§ **Work task**:
Please retype the listing below, matching every line exactly.

§ **Data for the task**:
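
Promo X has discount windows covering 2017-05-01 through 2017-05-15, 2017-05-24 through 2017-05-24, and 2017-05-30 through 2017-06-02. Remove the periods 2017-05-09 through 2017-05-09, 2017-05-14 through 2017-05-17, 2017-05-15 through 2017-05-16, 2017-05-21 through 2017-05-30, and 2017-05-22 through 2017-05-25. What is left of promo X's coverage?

2017-05-01 through 2017-05-08, 2017-05-10 through 2017-05-13, 2017-05-31 through 2017-06-02

B, merged: 2017-05-09 through 2017-05-09, 2017-05-14 through 2017-05-17, 2017-05-21 through 2017-05-30.
2017-05-01 through 2017-05-15 \ B = 2017-05-01 through 2017-05-08, 2017-05-10 through 2017-05-13.
2017-05-24 through 2017-05-24: entirely removed.
2017-05-30 through 2017-06-02 \ B = 2017-05-31 through 2017-06-02.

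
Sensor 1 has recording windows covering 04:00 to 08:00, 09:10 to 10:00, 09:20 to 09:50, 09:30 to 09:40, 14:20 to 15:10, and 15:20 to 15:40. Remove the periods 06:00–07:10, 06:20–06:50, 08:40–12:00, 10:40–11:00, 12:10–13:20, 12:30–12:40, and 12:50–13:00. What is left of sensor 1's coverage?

First set merges to 04:00-08:00, 09:10-10:00, 14:20-15:10, 15:20-15:40.
Second set merges to 06:00-07:10, 08:40-12:00, 12:10-13:20.
04:00-08:00 with B removed leaves 04:00-06:00, 07:10-08:00.
09:10-10:00 lies entirely inside B → drops out.
14:20-15:10 is untouched.
15:20-15:40 is untouched.

04:00-06:00, 07:10-08:00, 14:20-15:10, 15:20-15:40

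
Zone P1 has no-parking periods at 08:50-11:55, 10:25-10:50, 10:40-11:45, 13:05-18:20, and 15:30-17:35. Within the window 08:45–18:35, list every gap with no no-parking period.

The merged coverage is 08:50–11:55, 13:05–18:20.
Complement within 08:45–18:35: 08:45–08:50, 11:55–13:05, 18:20–18:35.

08:45–08:50, 11:55–13:05, 18:20–18:35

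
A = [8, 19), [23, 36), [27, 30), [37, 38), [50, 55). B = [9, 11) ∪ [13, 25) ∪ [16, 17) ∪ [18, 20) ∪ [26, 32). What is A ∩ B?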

§ **Answer**:
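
Promo X has discount windows covering 2017-05-01 through 2017-05-15, 2017-05-24 through 2017-05-24, and 2017-05-30 through 2017-06-02. Remove the periods 2017-05-09 through 2017-05-09, 2017-05-14 through 2017-05-17, 2017-05-15 through 2017-05-16, 2017-05-21 through 2017-05-30, and 2017-05-22 through 2017-05-25. What is left of promo X's coverage?

2017-05-01 through 2017-05-08, 2017-05-10 through 2017-05-13, 2017-05-31 through 2017-06-02

B, merged: 2017-05-09 through 2017-05-09, 2017-05-14 through 2017-05-17, 2017-05-21 through 2017-05-30.
2017-05-01 through 2017-05-15 \ B = 2017-05-01 through 2017-05-08, 2017-05-10 through 2017-05-13.
2017-05-24 through 2017-05-24: entirely removed.
2017-05-30 through 2017-06-02 \ B = 2017-05-31 through 2017-06-02.

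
Sensor 1 has recording windows covering 04:00 to 08:00, 09:10 to 10:00, 09:20 to 09:50, 09:30 to 09:40, 14:20 to 15:10, and 15:20 to 15:40. Remove the periods 06:00–07:10, 06:20–06:50, 08:40–12:00, 10:40–11:00, 12:10–13:20, 12:30–12:40, and 12:50–13:00. What is left of sensor 1's coverage?

First set merges to 04:00-08:00, 09:10-10:00, 14:20-15:10, 15:20-15:40.
Second set merges to 06:00-07:10, 08:40-12:00, 12:10-13:20.
04:00-08:00 with B removed leaves 04:00-06:00, 07:10-08:00.
09:10-10:00 lies entirely inside B → drops out.
14:20-15:10 is untouched.
15:20-15:40 is untouched.

04:00-06:00, 07:10-08:00, 14:20-15:10, 15:20-15:40

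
Zone P1 has no-parking periods at 08:50-11:55, 10:25-10:50, 10:40-11:45, 13:05-18:20, and 15:30-17:35. Within the window 08:45–18:35, list every gap with no no-parking period.

The merged coverage is 08:50–11:55, 13:05–18:20.
Complement within 08:45–18:35: 08:45–08:50, 11:55–13:05, 18:20–18:35.

08:45–08:50, 11:55–13:05, 18:20–18:35

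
A = [8, 19), [23, 36), [27, 30), [37, 38), [50, 55). B = [9, 11) ∪ [13, 25) ∪ [16, 17) ∪ [18, 20) ∪ [26, 32). What is A ∩ B?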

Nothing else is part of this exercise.